§ **Work instruction**:
Starting at the line that contains "Per site, compute", repeat each line exactly through the last line of the listing, and repeat nothing else.

§ **Material provided**:
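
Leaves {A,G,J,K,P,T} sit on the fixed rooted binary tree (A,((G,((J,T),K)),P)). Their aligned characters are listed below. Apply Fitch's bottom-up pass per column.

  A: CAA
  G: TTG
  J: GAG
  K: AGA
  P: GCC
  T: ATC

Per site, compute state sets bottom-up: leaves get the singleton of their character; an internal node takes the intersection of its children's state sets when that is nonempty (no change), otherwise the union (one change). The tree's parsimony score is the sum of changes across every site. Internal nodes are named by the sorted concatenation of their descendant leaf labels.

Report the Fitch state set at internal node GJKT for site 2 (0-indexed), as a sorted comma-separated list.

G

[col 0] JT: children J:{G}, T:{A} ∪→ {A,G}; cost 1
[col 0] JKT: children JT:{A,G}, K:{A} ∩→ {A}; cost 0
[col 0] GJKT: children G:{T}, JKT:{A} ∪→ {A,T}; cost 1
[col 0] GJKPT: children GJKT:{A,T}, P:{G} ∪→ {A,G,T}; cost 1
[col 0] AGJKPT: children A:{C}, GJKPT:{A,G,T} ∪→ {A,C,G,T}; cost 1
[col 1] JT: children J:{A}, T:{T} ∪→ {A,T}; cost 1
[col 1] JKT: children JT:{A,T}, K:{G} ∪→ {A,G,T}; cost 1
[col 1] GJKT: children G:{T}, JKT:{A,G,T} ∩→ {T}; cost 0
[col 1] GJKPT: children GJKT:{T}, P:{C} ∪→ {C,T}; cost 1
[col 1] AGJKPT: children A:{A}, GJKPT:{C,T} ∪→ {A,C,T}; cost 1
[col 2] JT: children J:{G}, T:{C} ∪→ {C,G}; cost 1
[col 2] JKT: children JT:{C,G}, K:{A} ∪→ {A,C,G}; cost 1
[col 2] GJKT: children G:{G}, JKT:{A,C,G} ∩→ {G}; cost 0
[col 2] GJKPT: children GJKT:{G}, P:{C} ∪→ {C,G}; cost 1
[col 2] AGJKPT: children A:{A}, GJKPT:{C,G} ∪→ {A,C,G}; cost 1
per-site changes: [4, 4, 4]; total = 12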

§ **Solution to the exercise**:
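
Per site, compute state sets bottom-up: leaves get the singleton of their character; an internal node takes the intersection of its children's state sets when that is nonempty (no change), otherwise the union (one change). The tree's parsimony score is the sum of changes across every site. Internal nodes are named by the sorted concatenation of their descendant leaf labels.

Report the Fitch state set at internal node GJKT for site 2 (0-indexed), as a sorted comma-separated list.

G

[col 0] JT: children J:{G}, T:{A} ∪→ {A,G}; cost 1
[col 0] JKT: children JT:{A,G}, K:{A} ∩→ {A}; cost 0
[col 0] GJKT: children G:{T}, JKT:{A} ∪→ {A,T}; cost 1
[col 0] GJKPT: children GJKT:{A,T}, P:{G} ∪→ {A,G,T}; cost 1
[col 0] AGJKPT: children A:{C}, GJKPT:{A,G,T} ∪→ {A,C,G,T}; cost 1
[col 1] JT: children J:{A}, T:{T} ∪→ {A,T}; cost 1
[col 1] JKT: children JT:{A,T}, K:{G} ∪→ {A,G,T}; cost 1
[col 1] GJKT: children G:{T}, JKT:{A,G,T} ∩→ {T}; cost 0
[col 1] GJKPT: children GJKT:{T}, P:{C} ∪→ {C,T}; cost 1
[col 1] AGJKPT: children A:{A}, GJKPT:{C,T} ∪→ {A,C,T}; cost 1
[col 2] JT: children J:{G}, T:{C} ∪→ {C,G}; cost 1
[col 2] JKT: children JT:{C,G}, K:{A} ∪→ {A,C,G}; cost 1
[col 2] GJKT: children G:{G}, JKT:{A,C,G} ∩→ {G}; cost 0
[col 2] GJKPT: children GJKT:{G}, P:{C} ∪→ {C,G}; cost 1
[col 2] AGJKPT: children A:{A}, GJKPT:{C,G} ∪→ {A,C,G}; cost 1
per-site changes: [4, 4, 4]; total = 12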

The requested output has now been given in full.